**Requirement**. Line by line, copy the data below exactly.

_ _ _ _ _

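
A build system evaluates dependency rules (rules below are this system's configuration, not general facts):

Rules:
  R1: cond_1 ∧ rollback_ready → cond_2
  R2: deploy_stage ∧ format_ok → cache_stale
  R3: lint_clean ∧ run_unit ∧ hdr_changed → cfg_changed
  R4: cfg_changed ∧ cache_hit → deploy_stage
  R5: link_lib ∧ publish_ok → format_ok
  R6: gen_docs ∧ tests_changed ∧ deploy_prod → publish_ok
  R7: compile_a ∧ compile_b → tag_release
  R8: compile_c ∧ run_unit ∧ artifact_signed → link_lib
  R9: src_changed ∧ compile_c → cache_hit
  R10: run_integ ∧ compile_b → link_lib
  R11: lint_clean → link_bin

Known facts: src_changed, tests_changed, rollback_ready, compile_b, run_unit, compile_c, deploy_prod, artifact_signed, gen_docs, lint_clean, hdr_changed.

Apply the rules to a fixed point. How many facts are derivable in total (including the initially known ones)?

19

Round 1 fires R3, R6, R8, R9, R11, giving cfg_changed, publish_ok, link_lib, cache_hit, link_bin.
Round 2 fires R4, R5, giving deploy_stage, format_ok.
Round 3 fires R2, giving cache_stale.
Closure: {artifact_signed, cache_hit, cache_stale, cfg_changed, compile_b, compile_c, deploy_prod, deploy_stage, format_ok, gen_docs, hdr_changed, link_bin, link_lib, lint_clean, publish_ok, rollback_ready, run_unit, src_changed, tests_changed} — 19 facts.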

_ _ _ _ _

**Solution to this task**.
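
A build system evaluates dependency rules (rules below are this system's configuration, not general facts):

Rules:
  R1: cond_1 ∧ rollback_ready → cond_2
  R2: deploy_stage ∧ format_ok → cache_stale
  R3: lint_clean ∧ run_unit ∧ hdr_changed → cfg_changed
  R4: cfg_changed ∧ cache_hit → deploy_stage
  R5: link_lib ∧ publish_ok → format_ok
  R6: gen_docs ∧ tests_changed ∧ deploy_prod → publish_ok
  R7: compile_a ∧ compile_b → tag_release
  R8: compile_c ∧ run_unit ∧ artifact_signed → link_lib
  R9: src_changed ∧ compile_c → cache_hit
  R10: run_integ ∧ compile_b → link_lib
  R11: lint_clean → link_bin

Known facts: src_changed, tests_changed, rollback_ready, compile_b, run_unit, compile_c, deploy_prod, artifact_signed, gen_docs, lint_clean, hdr_changed.

Apply the rules to a fixed point. How many facts are derivable in total (including the initially known ones)?

19

Round 1 fires R3, R6, R8, R9, R11, giving cfg_changed, publish_ok, link_lib, cache_hit, link_bin.
Round 2 fires R4, R5, giving deploy_stage, format_ok.
Round 3 fires R2, giving cache_stale.
Closure: {artifact_signed, cache_hit, cache_stale, cfg_changed, compile_b, compile_c, deploy_prod, deploy_stage, format_ok, gen_docs, hdr_changed, link_bin, link_lib, lint_clean, publish_ok, rollback_ready, run_unit, src_changed, tests_changed} — 19 facts.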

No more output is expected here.